• What is expected: In the material below, find every line containing "built" and copy that line.

• Extracted records:
<<<<

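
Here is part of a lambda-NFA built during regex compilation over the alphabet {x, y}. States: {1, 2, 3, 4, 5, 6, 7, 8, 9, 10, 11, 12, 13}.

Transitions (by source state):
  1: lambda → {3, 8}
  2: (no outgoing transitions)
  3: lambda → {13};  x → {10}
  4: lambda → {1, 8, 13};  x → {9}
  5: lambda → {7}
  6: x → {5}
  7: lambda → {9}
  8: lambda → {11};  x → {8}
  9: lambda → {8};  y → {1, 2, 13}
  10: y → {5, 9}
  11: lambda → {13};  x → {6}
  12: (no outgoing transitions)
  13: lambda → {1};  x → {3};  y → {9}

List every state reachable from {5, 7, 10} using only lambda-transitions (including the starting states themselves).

Start with {5, 7, 10}.
From 7 via lambda: add 9.
From 9 via lambda: add 8.
From 8 via lambda: add 11.
From 11 via lambda: add 13.
From 13 via lambda: add 1.
From 1 via lambda: add 3.
No new states can be added; the closed set is {1, 3, 5, 7, 8, 9, 10, 11, 13}.

{1, 3, 5, 7, 8, 9, 10, 11, 13}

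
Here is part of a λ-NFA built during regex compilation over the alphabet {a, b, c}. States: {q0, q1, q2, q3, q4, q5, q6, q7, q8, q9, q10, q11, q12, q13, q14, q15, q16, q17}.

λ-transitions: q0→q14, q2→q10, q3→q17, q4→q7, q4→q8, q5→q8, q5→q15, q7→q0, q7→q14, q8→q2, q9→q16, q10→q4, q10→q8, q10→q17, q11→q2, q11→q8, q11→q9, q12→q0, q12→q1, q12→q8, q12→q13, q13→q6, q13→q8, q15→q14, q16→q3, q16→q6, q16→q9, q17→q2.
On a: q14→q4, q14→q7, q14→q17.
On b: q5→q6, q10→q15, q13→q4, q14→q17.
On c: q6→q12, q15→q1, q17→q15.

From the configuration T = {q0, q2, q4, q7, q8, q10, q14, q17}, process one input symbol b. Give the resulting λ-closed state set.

q10 on b → {q15}.
q14 on b → {q17}.
No b-transition from q0, q2, q4, q7, q8, q17.
Union after reading b: {q15, q17}.
Now take the λ-closure:
From q15 via λ: add q14.
From q17 via λ: add q2.
From q2 via λ: add q10.
From q10 via λ: add q4, q8.
From q4 via λ: add q7.
From q7 via λ: add q0.
No new states can be added; the closed set is {q0, q2, q4, q7, q8, q10, q14, q15, q17}.

{q0, q2, q4, q7, q8, q10, q14, q15, q17}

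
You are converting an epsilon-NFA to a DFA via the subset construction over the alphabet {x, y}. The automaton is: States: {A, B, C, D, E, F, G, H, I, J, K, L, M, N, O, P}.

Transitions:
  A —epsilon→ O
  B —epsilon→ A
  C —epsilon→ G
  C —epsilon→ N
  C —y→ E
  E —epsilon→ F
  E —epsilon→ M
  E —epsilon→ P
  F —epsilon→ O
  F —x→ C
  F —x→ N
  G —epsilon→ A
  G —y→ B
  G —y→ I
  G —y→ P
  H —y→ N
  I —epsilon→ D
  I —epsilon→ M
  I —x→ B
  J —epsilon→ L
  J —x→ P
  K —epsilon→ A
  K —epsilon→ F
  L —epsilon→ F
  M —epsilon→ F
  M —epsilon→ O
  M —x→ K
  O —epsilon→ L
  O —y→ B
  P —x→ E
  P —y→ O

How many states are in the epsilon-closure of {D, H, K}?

7

Start with {D, H, K}.
From K via epsilon: add A, F.
From A via epsilon: add O.
From O via epsilon: add L.
epsilon-closure = {A, D, F, H, K, L, O}, which has 7 states.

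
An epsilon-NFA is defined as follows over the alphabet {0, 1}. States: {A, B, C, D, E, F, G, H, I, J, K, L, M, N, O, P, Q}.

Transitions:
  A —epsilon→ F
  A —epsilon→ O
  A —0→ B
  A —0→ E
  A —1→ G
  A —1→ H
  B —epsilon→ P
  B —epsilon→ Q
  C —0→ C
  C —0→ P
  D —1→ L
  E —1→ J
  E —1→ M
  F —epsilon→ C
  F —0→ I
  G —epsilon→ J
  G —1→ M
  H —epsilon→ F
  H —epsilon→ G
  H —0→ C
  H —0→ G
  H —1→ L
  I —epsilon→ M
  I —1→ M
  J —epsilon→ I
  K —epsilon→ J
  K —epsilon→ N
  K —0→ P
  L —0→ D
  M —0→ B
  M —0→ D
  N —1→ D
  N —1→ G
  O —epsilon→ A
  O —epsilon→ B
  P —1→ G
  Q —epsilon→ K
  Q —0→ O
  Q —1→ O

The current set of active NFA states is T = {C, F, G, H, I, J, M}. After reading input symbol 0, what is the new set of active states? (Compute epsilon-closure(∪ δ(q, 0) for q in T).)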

>>>>

• Response below:
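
Here is part of a lambda-NFA built during regex compilation over the alphabet {x, y}. States: {1, 2, 3, 4, 5, 6, 7, 8, 9, 10, 11, 12, 13}.
Here is part of a λ-NFA built during regex compilation over the alphabet {a, b, c}. States: {q0, q1, q2, q3, q4, q5, q6, q7, q8, q9, q10, q11, q12, q13, q14, q15, q16, q17}.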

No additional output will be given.